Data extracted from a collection
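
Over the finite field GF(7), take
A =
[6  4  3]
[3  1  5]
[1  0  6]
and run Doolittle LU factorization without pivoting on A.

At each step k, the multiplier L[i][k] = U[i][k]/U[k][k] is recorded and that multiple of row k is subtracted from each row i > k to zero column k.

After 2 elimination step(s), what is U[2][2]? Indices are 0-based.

U[2][2] = 2

[col 0] pivot 6
  R1 -= 4*R0 → (0, 6, 0)  (L[1][0] := 4)
  R2 -= 6*R0 → (0, 4, 2)  (L[2][0] := 6)
[col 1] pivot 6
  R2 -= 3*R1 → (0, 0, 2)  (L[2][1] := 3)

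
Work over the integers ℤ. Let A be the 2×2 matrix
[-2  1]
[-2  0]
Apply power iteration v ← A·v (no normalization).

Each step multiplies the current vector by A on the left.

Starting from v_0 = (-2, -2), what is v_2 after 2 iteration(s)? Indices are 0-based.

v_2 = (0, -4)

v_0 = (-2, -2).
v_1 = A·v_0 = (2, 4).
v_2 = A·v_1 = (0, -4).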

WHAT TO WORK ON: Please give back only the lines between the first line of the entries and the line with "At each step", both ends included, word for word.

ANSWER TO THIS PROBLEM:
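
Over the finite field GF(7), take
A =
[6  4  3]
[3  1  5]
[1  0  6]
and run Doolittle LU factorization without pivoting on A.

At each step k, the multiplier L[i][k] = U[i][k]/U[k][k] is recorded and that multiple of row k is subtracted from each row i > k to zero column k.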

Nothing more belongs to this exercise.